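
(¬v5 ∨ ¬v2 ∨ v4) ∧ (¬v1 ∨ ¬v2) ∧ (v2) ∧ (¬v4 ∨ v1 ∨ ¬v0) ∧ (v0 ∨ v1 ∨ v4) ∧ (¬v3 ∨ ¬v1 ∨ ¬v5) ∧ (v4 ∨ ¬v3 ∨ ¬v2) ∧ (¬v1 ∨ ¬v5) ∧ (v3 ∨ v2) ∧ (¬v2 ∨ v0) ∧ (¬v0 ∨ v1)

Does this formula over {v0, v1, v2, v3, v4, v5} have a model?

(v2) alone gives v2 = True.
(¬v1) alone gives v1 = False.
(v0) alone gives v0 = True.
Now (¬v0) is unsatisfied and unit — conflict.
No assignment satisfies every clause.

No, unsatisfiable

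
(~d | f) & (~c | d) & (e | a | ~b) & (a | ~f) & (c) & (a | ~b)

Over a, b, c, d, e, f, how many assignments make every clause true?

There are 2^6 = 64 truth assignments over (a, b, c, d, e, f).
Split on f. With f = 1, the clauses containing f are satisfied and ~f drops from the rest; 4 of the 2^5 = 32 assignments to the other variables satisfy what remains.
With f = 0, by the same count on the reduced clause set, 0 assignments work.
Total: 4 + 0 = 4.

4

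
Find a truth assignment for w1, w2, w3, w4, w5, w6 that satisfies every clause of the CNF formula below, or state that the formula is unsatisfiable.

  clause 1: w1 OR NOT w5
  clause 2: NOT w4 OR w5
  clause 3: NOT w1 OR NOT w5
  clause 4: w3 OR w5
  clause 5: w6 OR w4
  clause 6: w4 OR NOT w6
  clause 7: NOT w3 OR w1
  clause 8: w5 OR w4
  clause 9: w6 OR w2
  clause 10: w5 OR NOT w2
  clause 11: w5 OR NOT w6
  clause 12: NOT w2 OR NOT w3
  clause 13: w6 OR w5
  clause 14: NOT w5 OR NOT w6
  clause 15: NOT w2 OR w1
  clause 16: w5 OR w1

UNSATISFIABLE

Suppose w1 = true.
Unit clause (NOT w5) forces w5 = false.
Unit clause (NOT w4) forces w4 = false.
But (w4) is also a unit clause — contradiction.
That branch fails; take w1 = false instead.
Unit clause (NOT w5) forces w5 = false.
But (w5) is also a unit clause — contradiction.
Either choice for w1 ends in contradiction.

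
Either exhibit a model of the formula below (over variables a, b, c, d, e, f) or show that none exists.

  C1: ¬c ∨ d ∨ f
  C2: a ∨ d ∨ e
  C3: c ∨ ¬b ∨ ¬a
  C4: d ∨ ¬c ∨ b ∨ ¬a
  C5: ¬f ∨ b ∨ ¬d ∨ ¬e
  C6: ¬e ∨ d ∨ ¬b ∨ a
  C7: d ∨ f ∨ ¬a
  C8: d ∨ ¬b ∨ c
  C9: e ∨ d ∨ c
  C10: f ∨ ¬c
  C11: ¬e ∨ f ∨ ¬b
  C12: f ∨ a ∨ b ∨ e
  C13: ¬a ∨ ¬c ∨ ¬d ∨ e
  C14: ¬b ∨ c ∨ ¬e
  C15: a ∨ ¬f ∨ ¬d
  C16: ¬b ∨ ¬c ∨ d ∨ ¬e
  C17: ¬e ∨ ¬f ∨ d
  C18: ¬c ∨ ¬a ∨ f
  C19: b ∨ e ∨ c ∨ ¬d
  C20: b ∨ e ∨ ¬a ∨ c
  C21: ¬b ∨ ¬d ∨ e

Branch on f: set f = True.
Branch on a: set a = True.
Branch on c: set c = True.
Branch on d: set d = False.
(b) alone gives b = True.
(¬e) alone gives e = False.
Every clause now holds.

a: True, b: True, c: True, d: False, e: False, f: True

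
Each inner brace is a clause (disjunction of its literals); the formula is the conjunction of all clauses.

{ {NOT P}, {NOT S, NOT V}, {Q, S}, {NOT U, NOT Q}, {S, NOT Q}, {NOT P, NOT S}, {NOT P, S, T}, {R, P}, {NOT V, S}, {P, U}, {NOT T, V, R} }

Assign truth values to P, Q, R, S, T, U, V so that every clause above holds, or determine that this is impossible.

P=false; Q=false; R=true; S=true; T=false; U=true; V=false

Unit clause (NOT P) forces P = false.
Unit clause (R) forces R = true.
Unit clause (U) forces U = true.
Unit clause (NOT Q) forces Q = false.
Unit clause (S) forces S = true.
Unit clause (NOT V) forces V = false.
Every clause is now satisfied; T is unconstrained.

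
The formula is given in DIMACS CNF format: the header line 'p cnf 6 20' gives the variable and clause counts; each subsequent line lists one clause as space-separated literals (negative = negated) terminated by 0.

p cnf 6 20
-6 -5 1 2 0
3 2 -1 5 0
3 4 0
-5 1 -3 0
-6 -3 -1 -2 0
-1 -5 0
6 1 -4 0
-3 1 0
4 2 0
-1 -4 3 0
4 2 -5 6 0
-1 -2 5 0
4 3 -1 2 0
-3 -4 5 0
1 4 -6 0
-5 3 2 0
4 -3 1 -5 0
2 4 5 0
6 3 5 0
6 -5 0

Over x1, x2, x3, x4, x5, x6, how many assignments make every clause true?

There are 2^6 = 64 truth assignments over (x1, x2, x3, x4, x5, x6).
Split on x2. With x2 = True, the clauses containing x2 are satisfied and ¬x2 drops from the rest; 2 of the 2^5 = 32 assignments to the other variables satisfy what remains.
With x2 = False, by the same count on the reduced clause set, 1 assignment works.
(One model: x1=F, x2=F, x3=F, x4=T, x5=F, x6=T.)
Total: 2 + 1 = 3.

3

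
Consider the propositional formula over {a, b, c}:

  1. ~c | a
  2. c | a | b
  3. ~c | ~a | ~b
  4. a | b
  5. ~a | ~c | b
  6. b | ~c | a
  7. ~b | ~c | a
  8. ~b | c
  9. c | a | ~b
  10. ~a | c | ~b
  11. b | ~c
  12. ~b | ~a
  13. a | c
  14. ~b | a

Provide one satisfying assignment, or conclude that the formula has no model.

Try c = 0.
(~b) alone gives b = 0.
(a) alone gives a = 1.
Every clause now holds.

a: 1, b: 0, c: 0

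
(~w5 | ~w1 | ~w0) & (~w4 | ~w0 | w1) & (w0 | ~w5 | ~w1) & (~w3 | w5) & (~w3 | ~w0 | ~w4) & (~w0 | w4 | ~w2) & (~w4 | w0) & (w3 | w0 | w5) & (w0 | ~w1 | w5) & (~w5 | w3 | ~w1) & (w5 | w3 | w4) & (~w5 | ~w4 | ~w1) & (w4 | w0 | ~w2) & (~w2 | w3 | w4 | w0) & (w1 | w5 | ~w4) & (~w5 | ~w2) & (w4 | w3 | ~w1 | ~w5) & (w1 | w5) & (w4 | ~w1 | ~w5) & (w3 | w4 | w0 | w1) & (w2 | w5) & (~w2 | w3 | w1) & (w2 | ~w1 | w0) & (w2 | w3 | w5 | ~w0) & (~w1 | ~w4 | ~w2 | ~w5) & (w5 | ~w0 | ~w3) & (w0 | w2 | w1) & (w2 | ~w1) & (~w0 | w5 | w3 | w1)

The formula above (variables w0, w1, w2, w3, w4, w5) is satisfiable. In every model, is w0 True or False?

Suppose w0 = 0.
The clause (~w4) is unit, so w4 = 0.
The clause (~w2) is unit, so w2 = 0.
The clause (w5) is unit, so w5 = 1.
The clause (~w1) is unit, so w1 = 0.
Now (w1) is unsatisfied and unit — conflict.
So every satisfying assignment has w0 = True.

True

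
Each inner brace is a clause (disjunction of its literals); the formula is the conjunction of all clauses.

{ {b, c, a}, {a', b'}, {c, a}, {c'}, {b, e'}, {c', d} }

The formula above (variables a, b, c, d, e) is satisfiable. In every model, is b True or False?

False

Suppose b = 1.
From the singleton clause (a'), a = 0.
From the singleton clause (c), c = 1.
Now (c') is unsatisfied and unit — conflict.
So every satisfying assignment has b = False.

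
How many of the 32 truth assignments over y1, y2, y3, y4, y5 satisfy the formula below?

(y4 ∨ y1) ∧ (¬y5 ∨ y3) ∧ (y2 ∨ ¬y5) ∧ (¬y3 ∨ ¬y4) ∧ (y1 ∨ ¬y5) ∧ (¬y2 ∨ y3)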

+-------+

_Task details_: Find the line that contains "(~w5 | ~w1 | ~w0)". Copy it and every line after it to the end of the records, exactly, and nothing more.

_Written answer_:
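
(~w5 | ~w1 | ~w0) & (~w4 | ~w0 | w1) & (w0 | ~w5 | ~w1) & (~w3 | w5) & (~w3 | ~w0 | ~w4) & (~w0 | w4 | ~w2) & (~w4 | w0) & (w3 | w0 | w5) & (w0 | ~w1 | w5) & (~w5 | w3 | ~w1) & (w5 | w3 | w4) & (~w5 | ~w4 | ~w1) & (w4 | w0 | ~w2) & (~w2 | w3 | w4 | w0) & (w1 | w5 | ~w4) & (~w5 | ~w2) & (w4 | w3 | ~w1 | ~w5) & (w1 | w5) & (w4 | ~w1 | ~w5) & (w3 | w4 | w0 | w1) & (w2 | w5) & (~w2 | w3 | w1) & (w2 | ~w1 | w0) & (w2 | w3 | w5 | ~w0) & (~w1 | ~w4 | ~w2 | ~w5) & (w5 | ~w0 | ~w3) & (w0 | w2 | w1) & (w2 | ~w1) & (~w0 | w5 | w3 | w1)

The formula above (variables w0, w1, w2, w3, w4, w5) is satisfiable. In every model, is w0 True or False?

Suppose w0 = 0.
The clause (~w4) is unit, so w4 = 0.
The clause (~w2) is unit, so w2 = 0.
The clause (w5) is unit, so w5 = 1.
The clause (~w1) is unit, so w1 = 0.
Now (w1) is unsatisfied and unit — conflict.
So every satisfying assignment has w0 = True.

True

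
Each inner brace is a clause (disjunction of its literals); the formula is the conjunction of all clauses.

{ {b, c, a}, {a', b'}, {c, a}, {c'}, {b, e'}, {c', d} }

The formula above (variables a, b, c, d, e) is satisfiable. In every model, is b True or False?

False

Suppose b = 1.
From the singleton clause (a'), a = 0.
From the singleton clause (c), c = 1.
Now (c') is unsatisfied and unit — conflict.
So every satisfying assignment has b = False.

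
How many of the 32 truth assignments over y1, y2, y3, y4, y5 satisfy the formula below?

(y4 ∨ y1) ∧ (¬y5 ∨ y3) ∧ (y2 ∨ ¬y5) ∧ (¬y3 ∨ ¬y4) ∧ (y1 ∨ ¬y5) ∧ (¬y2 ∨ y3)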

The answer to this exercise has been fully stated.